__What you have to do__. Entries follow. Give back exactly the lines starting at the one containing "Kripke frame: W" and ending at the one containing "r is true at", and no other lines.

__Material supplied__.
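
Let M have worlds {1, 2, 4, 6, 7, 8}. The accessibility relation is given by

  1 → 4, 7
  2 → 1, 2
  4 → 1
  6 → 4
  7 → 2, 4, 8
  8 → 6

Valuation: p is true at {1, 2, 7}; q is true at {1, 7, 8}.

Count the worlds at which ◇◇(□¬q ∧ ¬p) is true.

1: successors {4, 7}; ◇(□¬q ∧ ¬p) there: 4:F, 7:T. ✓
2: successors {1, 2}; ◇(□¬q ∧ ¬p) there: 1:F, 2:F. ✗
4: successors {1}; ◇(□¬q ∧ ¬p) there: 1:F. ✗
6: successors {4}; ◇(□¬q ∧ ¬p) there: 4:F. ✗
7: successors {2, 4, 8}; ◇(□¬q ∧ ¬p) there: 2:F, 4:F, 8:T. ✓
8: successors {6}; ◇(□¬q ∧ ¬p) there: 6:F. ✗
Satisfying worlds: {1, 7}.

2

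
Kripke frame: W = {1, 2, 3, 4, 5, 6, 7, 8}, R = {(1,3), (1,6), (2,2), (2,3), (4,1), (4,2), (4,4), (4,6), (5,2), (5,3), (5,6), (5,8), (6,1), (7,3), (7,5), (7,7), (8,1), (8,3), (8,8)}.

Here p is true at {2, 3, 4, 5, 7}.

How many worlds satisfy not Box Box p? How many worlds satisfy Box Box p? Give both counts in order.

For not Box Box p:
1: Box Box p is F. ✓
2: Box Box p is T. ✗
3: Box Box p is T. ✗
4: Box Box p is F. ✓
5: Box Box p is F. ✓
6: Box Box p is F. ✓
7: Box Box p is F. ✓
8: Box Box p is F. ✓
— 6 worlds.
For Box Box p:
1: successors {3, 6}; Box p there: 3:T, 6:F. ✗
2: successors {2, 3}; Box p there: 2:T, 3:T. ✓
3: no successors, so Box Box p holds vacuously. ✓
4: successors {1, 2, 4, 6}; Box p there: 1:F, 2:T, 4:F, 6:F. ✗
5: successors {2, 3, 6, 8}; Box p there: 2:T, 3:T, 6:F, 8:F. ✗
6: successors {1}; Box p there: 1:F. ✗
7: successors {3, 5, 7}; Box p there: 3:T, 5:F, 7:T. ✗
8: successors {1, 3, 8}; Box p there: 1:F, 3:T, 8:F. ✗
— 2 worlds.

6 and 2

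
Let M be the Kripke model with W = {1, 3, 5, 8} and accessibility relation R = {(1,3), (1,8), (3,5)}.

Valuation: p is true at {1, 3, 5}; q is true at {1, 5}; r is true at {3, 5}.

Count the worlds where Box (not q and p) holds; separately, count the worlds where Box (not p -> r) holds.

2 and 3

For Box (not q and p):
1: successors {3, 8}; not q and p there: 3:T, 8:F. ✗
3: successors {5}; not q and p there: 5:F. ✗
5: no successors, so Box (not q and p) holds vacuously. ✓
8: no successors, so Box (not q and p) holds vacuously. ✓
— 2 worlds.
For Box (not p -> r):
1: successors {3, 8}; not p -> r there: 3:T, 8:F. ✗
3: successors {5}; not p -> r there: 5:T. ✓
5: no successors, so Box (not p -> r) holds vacuously. ✓
8: no successors, so Box (not p -> r) holds vacuously. ✓
— 3 worlds.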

__Answer box__.
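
Kripke frame: W = {1, 2, 3, 4, 5, 6, 7, 8}, R = {(1,3), (1,6), (2,2), (2,3), (4,1), (4,2), (4,4), (4,6), (5,2), (5,3), (5,6), (5,8), (6,1), (7,3), (7,5), (7,7), (8,1), (8,3), (8,8)}.

Here p is true at {2, 3, 4, 5, 7}.

How many worlds satisfy not Box Box p? How many worlds satisfy Box Box p? Give both counts in order.

For not Box Box p:
1: Box Box p is F. ✓
2: Box Box p is T. ✗
3: Box Box p is T. ✗
4: Box Box p is F. ✓
5: Box Box p is F. ✓
6: Box Box p is F. ✓
7: Box Box p is F. ✓
8: Box Box p is F. ✓
— 6 worlds.
For Box Box p:
1: successors {3, 6}; Box p there: 3:T, 6:F. ✗
2: successors {2, 3}; Box p there: 2:T, 3:T. ✓
3: no successors, so Box Box p holds vacuously. ✓
4: successors {1, 2, 4, 6}; Box p there: 1:F, 2:T, 4:F, 6:F. ✗
5: successors {2, 3, 6, 8}; Box p there: 2:T, 3:T, 6:F, 8:F. ✗
6: successors {1}; Box p there: 1:F. ✗
7: successors {3, 5, 7}; Box p there: 3:T, 5:F, 7:T. ✗
8: successors {1, 3, 8}; Box p there: 1:F, 3:T, 8:F. ✗
— 2 worlds.

6 and 2

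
Let M be the Kripke model with W = {1, 3, 5, 8} and accessibility relation R = {(1,3), (1,8), (3,5)}.

Valuation: p is true at {1, 3, 5}; q is true at {1, 5}; r is true at {3, 5}.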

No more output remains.